# Exercise prompt:
Each record is to be printed again precisely as it reads.

-- Provided entries follows --

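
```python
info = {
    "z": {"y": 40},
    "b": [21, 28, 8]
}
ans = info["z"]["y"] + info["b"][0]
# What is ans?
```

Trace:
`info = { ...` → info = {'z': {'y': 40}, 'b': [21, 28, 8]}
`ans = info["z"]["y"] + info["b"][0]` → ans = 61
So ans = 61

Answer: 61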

-- Provided entries concluded --

# Answer to the problem:
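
```python
info = {
    "z": {"y": 40},
    "b": [21, 28, 8]
}
ans = info["z"]["y"] + info["b"][0]
# What is ans?
```

Trace:
`info = { ...` → info = {'z': {'y': 40}, 'b': [21, 28, 8]}
`ans = info["z"]["y"] + info["b"][0]` → ans = 61
So ans = 61

Answer: 61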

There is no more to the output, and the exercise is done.